(Stored data entries)
▬▬▬▬▬▬
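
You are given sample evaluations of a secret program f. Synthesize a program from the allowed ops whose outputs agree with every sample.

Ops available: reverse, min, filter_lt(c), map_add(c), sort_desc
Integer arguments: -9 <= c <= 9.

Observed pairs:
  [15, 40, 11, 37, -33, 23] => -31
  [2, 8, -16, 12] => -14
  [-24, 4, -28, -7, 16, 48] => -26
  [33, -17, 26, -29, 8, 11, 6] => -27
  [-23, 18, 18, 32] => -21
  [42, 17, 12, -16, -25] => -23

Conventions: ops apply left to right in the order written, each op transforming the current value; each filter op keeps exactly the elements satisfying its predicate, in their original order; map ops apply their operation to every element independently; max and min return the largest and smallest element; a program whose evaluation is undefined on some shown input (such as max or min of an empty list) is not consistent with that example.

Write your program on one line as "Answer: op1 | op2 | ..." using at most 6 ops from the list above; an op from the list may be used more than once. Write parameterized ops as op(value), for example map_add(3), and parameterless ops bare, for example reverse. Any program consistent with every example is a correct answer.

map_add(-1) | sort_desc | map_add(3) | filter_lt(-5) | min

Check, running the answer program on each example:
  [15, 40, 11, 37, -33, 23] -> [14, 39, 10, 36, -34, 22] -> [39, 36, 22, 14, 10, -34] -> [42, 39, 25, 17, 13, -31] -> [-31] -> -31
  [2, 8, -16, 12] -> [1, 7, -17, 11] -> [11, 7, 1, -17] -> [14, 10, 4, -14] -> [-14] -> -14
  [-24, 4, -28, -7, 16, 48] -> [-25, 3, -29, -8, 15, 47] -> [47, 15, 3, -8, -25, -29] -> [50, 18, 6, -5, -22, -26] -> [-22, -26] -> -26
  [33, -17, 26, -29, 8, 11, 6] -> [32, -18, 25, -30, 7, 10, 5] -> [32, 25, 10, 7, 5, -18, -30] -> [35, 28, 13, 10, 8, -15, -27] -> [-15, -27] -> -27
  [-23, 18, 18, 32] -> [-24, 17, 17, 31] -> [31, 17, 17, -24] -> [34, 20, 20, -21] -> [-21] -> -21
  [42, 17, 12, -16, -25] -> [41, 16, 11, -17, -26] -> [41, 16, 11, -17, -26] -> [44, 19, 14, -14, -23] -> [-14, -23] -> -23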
▬▬▬▬▬▬
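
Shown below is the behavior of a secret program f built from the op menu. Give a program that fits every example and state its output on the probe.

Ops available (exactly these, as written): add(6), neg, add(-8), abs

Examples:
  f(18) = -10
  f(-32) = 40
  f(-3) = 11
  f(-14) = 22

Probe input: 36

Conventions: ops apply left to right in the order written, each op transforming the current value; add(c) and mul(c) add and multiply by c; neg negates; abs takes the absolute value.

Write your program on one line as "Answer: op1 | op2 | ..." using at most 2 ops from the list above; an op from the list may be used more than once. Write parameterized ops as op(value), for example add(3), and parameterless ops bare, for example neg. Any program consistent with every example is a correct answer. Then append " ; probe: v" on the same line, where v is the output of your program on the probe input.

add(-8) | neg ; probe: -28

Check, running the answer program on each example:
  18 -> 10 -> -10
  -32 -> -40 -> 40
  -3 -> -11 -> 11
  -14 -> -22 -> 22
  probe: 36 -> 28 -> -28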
▬▬▬▬▬▬
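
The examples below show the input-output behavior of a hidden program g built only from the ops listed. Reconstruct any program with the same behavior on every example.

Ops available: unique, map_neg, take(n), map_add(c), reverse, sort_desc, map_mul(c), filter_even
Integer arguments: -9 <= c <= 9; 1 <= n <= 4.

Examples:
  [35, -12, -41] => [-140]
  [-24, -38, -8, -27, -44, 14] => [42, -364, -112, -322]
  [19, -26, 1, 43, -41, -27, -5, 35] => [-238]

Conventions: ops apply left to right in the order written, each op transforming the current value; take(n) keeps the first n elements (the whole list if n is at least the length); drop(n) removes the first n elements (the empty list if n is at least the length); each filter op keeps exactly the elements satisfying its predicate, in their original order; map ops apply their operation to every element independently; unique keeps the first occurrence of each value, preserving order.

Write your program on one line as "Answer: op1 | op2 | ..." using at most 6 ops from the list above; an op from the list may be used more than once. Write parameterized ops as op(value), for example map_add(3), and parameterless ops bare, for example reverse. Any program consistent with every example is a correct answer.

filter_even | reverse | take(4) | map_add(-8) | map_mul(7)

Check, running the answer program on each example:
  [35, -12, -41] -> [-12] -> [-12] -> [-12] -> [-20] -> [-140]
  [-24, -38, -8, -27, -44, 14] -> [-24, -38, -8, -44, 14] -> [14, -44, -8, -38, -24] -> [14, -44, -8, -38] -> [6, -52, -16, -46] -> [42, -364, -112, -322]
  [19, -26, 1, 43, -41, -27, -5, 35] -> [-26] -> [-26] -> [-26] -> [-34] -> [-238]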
▬▬▬▬▬▬
Every line of the records that includes the word "arguments" should be gathered.

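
Integer arguments: -9 <= c <= 9.
Integer arguments: -9 <= c <= 9; 1 <= n <= 4.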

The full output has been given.